■ PROBLEM REQUIREMENTS: Give back the data in full. Leave nothing out.
=== Begin Enclosure ===
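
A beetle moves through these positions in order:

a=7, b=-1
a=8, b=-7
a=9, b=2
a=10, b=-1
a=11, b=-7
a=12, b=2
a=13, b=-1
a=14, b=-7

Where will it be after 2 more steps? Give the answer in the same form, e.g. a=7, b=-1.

A: linear, +1 per step → 16 at step 9.
B: cycles through -1, -7, 2 every 3 steps. Step 9 lands at position 0 of the cycle → -1.

a=16, b=-1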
=== End Enclosure ===
■ RESULT OF THIS EXERCISE:
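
A beetle moves through these positions in order:

a=7, b=-1
a=8, b=-7
a=9, b=2
a=10, b=-1
a=11, b=-7
a=12, b=2
a=13, b=-1
a=14, b=-7

Where will it be after 2 more steps? Give the answer in the same form, e.g. a=7, b=-1.

A: linear, +1 per step → 16 at step 9.
B: cycles through -1, -7, 2 every 3 steps. Step 9 lands at position 0 of the cycle → -1.

a=16, b=-1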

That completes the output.